** Extracted data follows **

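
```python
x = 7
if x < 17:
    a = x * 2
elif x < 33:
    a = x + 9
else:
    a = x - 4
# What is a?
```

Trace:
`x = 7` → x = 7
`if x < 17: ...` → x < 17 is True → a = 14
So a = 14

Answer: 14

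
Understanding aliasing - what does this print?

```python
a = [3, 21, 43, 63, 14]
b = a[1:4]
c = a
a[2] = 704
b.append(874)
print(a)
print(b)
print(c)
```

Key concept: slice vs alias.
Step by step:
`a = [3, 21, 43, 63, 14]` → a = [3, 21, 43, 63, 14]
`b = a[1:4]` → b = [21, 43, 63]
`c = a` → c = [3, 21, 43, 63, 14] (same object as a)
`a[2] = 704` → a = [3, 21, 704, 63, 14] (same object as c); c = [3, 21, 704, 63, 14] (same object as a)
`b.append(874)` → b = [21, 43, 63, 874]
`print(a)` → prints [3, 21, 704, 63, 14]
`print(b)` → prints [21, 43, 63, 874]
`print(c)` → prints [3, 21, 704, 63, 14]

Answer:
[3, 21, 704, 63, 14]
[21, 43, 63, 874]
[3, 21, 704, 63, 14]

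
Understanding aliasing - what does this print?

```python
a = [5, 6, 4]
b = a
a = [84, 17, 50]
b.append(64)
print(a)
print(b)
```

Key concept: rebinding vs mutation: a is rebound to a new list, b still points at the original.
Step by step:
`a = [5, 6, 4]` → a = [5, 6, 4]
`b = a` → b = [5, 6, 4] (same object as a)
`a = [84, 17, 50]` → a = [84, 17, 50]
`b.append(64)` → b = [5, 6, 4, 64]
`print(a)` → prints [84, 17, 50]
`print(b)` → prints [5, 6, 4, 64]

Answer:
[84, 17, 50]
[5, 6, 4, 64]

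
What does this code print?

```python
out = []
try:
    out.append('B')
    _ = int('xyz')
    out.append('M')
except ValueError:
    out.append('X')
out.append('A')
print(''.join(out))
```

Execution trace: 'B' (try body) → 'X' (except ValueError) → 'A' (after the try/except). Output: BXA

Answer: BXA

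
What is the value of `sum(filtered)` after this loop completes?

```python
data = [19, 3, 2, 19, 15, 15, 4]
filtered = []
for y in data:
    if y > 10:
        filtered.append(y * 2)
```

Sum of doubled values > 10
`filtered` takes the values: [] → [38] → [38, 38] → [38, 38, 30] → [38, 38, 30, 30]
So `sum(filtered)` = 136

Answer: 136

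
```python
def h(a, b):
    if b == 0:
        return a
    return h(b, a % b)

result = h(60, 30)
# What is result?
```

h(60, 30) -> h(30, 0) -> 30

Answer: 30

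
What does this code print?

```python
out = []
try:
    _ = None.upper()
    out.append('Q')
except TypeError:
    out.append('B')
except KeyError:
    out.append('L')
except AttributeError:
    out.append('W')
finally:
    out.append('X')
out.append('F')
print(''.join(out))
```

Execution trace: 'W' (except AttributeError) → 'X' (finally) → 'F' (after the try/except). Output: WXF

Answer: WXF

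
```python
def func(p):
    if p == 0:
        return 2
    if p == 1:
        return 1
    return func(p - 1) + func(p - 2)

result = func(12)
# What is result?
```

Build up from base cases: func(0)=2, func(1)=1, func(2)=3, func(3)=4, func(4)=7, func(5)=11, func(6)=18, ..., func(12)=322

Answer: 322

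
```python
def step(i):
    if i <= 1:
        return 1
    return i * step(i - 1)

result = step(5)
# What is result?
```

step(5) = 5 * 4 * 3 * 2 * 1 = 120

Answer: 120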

** End of Extracted data **

Your response must consist of every line above, reproduced exactly.

Problem solution ->
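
```python
x = 7
if x < 17:
    a = x * 2
elif x < 33:
    a = x + 9
else:
    a = x - 4
# What is a?
```

Trace:
`x = 7` → x = 7
`if x < 17: ...` → x < 17 is True → a = 14
So a = 14

Answer: 14

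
Understanding aliasing - what does this print?

```python
a = [3, 21, 43, 63, 14]
b = a[1:4]
c = a
a[2] = 704
b.append(874)
print(a)
print(b)
print(c)
```

Key concept: slice vs alias.
Step by step:
`a = [3, 21, 43, 63, 14]` → a = [3, 21, 43, 63, 14]
`b = a[1:4]` → b = [21, 43, 63]
`c = a` → c = [3, 21, 43, 63, 14] (same object as a)
`a[2] = 704` → a = [3, 21, 704, 63, 14] (same object as c); c = [3, 21, 704, 63, 14] (same object as a)
`b.append(874)` → b = [21, 43, 63, 874]
`print(a)` → prints [3, 21, 704, 63, 14]
`print(b)` → prints [21, 43, 63, 874]
`print(c)` → prints [3, 21, 704, 63, 14]

Answer:
[3, 21, 704, 63, 14]
[21, 43, 63, 874]
[3, 21, 704, 63, 14]

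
Understanding aliasing - what does this print?

```python
a = [5, 6, 4]
b = a
a = [84, 17, 50]
b.append(64)
print(a)
print(b)
```

Key concept: rebinding vs mutation: a is rebound to a new list, b still points at the original.
Step by step:
`a = [5, 6, 4]` → a = [5, 6, 4]
`b = a` → b = [5, 6, 4] (same object as a)
`a = [84, 17, 50]` → a = [84, 17, 50]
`b.append(64)` → b = [5, 6, 4, 64]
`print(a)` → prints [84, 17, 50]
`print(b)` → prints [5, 6, 4, 64]

Answer:
[84, 17, 50]
[5, 6, 4, 64]

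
What does this code print?

```python
out = []
try:
    out.append('B')
    _ = int('xyz')
    out.append('M')
except ValueError:
    out.append('X')
out.append('A')
print(''.join(out))
```

Execution trace: 'B' (try body) → 'X' (except ValueError) → 'A' (after the try/except). Output: BXA

Answer: BXA

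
What is the value of `sum(filtered)` after this loop completes?

```python
data = [19, 3, 2, 19, 15, 15, 4]
filtered = []
for y in data:
    if y > 10:
        filtered.append(y * 2)
```

Sum of doubled values > 10
`filtered` takes the values: [] → [38] → [38, 38] → [38, 38, 30] → [38, 38, 30, 30]
So `sum(filtered)` = 136

Answer: 136

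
```python
def h(a, b):
    if b == 0:
        return a
    return h(b, a % b)

result = h(60, 30)
# What is result?
```

h(60, 30) -> h(30, 0) -> 30

Answer: 30

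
What does this code print?

```python
out = []
try:
    _ = None.upper()
    out.append('Q')
except TypeError:
    out.append('B')
except KeyError:
    out.append('L')
except AttributeError:
    out.append('W')
finally:
    out.append('X')
out.append('F')
print(''.join(out))
```

Execution trace: 'W' (except AttributeError) → 'X' (finally) → 'F' (after the try/except). Output: WXF

Answer: WXF

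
```python
def func(p):
    if p == 0:
        return 2
    if p == 1:
        return 1
    return func(p - 1) + func(p - 2)

result = func(12)
# What is result?
```

Build up from base cases: func(0)=2, func(1)=1, func(2)=3, func(3)=4, func(4)=7, func(5)=11, func(6)=18, ..., func(12)=322

Answer: 322

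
```python
def step(i):
    if i <= 1:
        return 1
    return i * step(i - 1)

result = step(5)
# What is result?
```

step(5) = 5 * 4 * 3 * 2 * 1 = 120

Answer: 120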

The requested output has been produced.